YOUR ASSIGNMENT: Using the records below, output the stretch that opens with the line containing "B: angle 40.1913°, d_B" and closes with the line containing "Fit a fillet arc of radius r = 19.617772", exactly and including both lines, with nothing more.

RECORDS FOR PROCESSING:
==========

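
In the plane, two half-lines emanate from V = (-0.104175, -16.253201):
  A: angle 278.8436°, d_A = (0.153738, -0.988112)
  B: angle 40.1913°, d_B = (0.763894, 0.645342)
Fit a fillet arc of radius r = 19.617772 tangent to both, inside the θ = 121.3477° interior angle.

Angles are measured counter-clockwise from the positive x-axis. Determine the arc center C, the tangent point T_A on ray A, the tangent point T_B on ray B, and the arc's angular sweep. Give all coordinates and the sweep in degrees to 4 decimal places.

bisector direction at 339.5174° = (0.936779,-0.349922)
center distance |VC| = r/sin(θ/2) = 19.617772/sin(60.6739°) = 22.501423
C = V + |VC|·bis = (20.9747,-24.1269)
T_A = V + ((C−V)·d_A)·d_A = V + 11.0208·d_A = (1.5901,-27.1429)
T_B = V + ((C−V)·d_B)·d_B = V + 11.0208·d_B = (8.3145,-9.1410)
sweep = 180° − θ = 58.6523°

center=(20.9747,-24.1269) T_A=(1.5901,-27.1429) T_B=(8.3145,-9.1410) sweep=58.6523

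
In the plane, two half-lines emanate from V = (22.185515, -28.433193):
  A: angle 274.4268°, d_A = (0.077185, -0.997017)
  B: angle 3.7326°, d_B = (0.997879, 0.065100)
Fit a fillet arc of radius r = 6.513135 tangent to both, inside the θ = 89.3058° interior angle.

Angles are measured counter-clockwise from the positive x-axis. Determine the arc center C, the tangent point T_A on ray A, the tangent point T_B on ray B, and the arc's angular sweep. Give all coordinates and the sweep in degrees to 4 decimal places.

bisector direction at 319.0797° = (0.755621,-0.655009)
center distance |VC| = r/sin(θ/2) = 6.513135/sin(44.6529°) = 9.267275
C = V + |VC|·bis = (29.1881,-34.5033)
T_A = V + ((C−V)·d_A)·d_A = V + 6.5925·d_A = (22.6944,-35.0061)
T_B = V + ((C−V)·d_B)·d_B = V + 6.5925·d_B = (28.7641,-28.0040)
sweep = 180° − θ = 90.6942°

center=(29.1881,-34.5033) T_A=(22.6944,-35.0061) T_B=(28.7641,-28.0040) sweep=90.6942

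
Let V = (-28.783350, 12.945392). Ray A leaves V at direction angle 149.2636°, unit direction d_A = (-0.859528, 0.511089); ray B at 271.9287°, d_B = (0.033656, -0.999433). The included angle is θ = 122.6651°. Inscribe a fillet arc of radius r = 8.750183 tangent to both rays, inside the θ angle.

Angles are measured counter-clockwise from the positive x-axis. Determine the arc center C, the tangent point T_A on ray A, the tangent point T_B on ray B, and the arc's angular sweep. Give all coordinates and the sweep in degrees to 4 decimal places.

center=(-37.3676,7.8695) T_A=(-32.8954,15.3905) T_B=(-28.6223,8.1640) sweep=57.3349

bisector direction at 210.5961° = (-0.860776,-0.508984)
center distance |VC| = r/sin(θ/2) = 8.750183/sin(61.3325°) = 9.972641
C = V + |VC|·bis = (-37.3676,7.8695)
T_A = V + ((C−V)·d_A)·d_A = V + 4.7841·d_A = (-32.8954,15.3905)
T_B = V + ((C−V)·d_B)·d_B = V + 4.7841·d_B = (-28.6223,8.1640)
sweep = 180° − θ = 57.3349°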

==========

SOLUTION:
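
  B: angle 40.1913°, d_B = (0.763894, 0.645342)
Fit a fillet arc of radius r = 19.617772 tangent to both, inside the θ = 121.3477° interior angle.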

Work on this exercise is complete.